----- MATERIAL FOR THIS EXERCISE -----

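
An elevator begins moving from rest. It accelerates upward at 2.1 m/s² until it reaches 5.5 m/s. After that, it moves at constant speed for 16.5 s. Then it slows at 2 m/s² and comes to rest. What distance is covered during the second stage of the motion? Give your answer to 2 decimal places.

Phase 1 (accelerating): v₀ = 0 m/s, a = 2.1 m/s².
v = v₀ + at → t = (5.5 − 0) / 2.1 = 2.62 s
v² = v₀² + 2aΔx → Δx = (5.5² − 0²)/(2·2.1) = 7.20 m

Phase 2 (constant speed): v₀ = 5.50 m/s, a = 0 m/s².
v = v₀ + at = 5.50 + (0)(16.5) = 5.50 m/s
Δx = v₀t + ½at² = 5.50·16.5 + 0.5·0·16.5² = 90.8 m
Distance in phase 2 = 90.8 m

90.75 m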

-----

WHAT THE TASK ASKS:
Copy every record verbatim.

RESPONSE BOX:
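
An elevator begins moving from rest. It accelerates upward at 2.1 m/s² until it reaches 5.5 m/s. After that, it moves at constant speed for 16.5 s. Then it slows at 2 m/s² and comes to rest. What distance is covered during the second stage of the motion? Give your answer to 2 decimal places.

Phase 1 (accelerating): v₀ = 0 m/s, a = 2.1 m/s².
v = v₀ + at → t = (5.5 − 0) / 2.1 = 2.62 s
v² = v₀² + 2aΔx → Δx = (5.5² − 0²)/(2·2.1) = 7.20 m

Phase 2 (constant speed): v₀ = 5.50 m/s, a = 0 m/s².
v = v₀ + at = 5.50 + (0)(16.5) = 5.50 m/s
Δx = v₀t + ½at² = 5.50·16.5 + 0.5·0·16.5² = 90.8 m
Distance in phase 2 = 90.8 m

90.75 m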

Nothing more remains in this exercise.